* [What is expected] Restating the records exactly is the whole task.

(Collected data entries)
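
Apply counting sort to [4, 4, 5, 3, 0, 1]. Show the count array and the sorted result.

Count array: [1, 1, 0, 1, 2, 1]
(count[i] = number of elements equal to i)
Cumulative count: [1, 2, 2, 3, 5, 6]
Sorted: [0, 1, 3, 4, 4, 5]


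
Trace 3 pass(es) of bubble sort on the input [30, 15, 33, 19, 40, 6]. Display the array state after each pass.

After pass 1: [15, 30, 19, 33, 6, 40] (3 swaps)
After pass 2: [15, 19, 30, 6, 33, 40] (2 swaps)
After pass 3: [15, 19, 6, 30, 33, 40] (1 swaps)
Total swaps: 6


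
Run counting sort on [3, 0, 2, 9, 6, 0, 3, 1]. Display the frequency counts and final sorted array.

Count array: [2, 1, 1, 2, 0, 0, 1, 0, 0, 1]
(count[i] = number of elements equal to i)
Cumulative count: [2, 3, 4, 6, 6, 6, 7, 7, 7, 8]
Sorted: [0, 0, 1, 2, 3, 3, 6, 9]


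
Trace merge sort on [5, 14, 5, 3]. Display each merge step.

Divide and conquer:
  Merge [5] + [14] -> [5, 14]
  Merge [5] + [3] -> [3, 5]
  Merge [5, 14] + [3, 5] -> [3, 5, 5, 14]


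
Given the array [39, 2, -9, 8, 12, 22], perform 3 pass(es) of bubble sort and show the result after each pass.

After pass 1: [2, -9, 8, 12, 22, 39] (5 swaps)
After pass 2: [-9, 2, 8, 12, 22, 39] (1 swaps)
After pass 3: [-9, 2, 8, 12, 22, 39] (0 swaps)
Total swaps: 6


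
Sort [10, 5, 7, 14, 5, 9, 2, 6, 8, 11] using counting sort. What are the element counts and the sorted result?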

* [Output for this exercise]
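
Apply counting sort to [4, 4, 5, 3, 0, 1]. Show the count array and the sorted result.

Count array: [1, 1, 0, 1, 2, 1]
(count[i] = number of elements equal to i)
Cumulative count: [1, 2, 2, 3, 5, 6]
Sorted: [0, 1, 3, 4, 4, 5]


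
Trace 3 pass(es) of bubble sort on the input [30, 15, 33, 19, 40, 6]. Display the array state after each pass.

After pass 1: [15, 30, 19, 33, 6, 40] (3 swaps)
After pass 2: [15, 19, 30, 6, 33, 40] (2 swaps)
After pass 3: [15, 19, 6, 30, 33, 40] (1 swaps)
Total swaps: 6


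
Run counting sort on [3, 0, 2, 9, 6, 0, 3, 1]. Display the frequency counts and final sorted array.

Count array: [2, 1, 1, 2, 0, 0, 1, 0, 0, 1]
(count[i] = number of elements equal to i)
Cumulative count: [2, 3, 4, 6, 6, 6, 7, 7, 7, 8]
Sorted: [0, 0, 1, 2, 3, 3, 6, 9]


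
Trace merge sort on [5, 14, 5, 3]. Display each merge step.

Divide and conquer:
  Merge [5] + [14] -> [5, 14]
  Merge [5] + [3] -> [3, 5]
  Merge [5, 14] + [3, 5] -> [3, 5, 5, 14]


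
Given the array [39, 2, -9, 8, 12, 22], perform 3 pass(es) of bubble sort and show the result after each pass.

After pass 1: [2, -9, 8, 12, 22, 39] (5 swaps)
After pass 2: [-9, 2, 8, 12, 22, 39] (1 swaps)
After pass 3: [-9, 2, 8, 12, 22, 39] (0 swaps)
Total swaps: 6


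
Sort [10, 5, 7, 14, 5, 9, 2, 6, 8, 11] using counting sort. What are the element counts and the sorted result?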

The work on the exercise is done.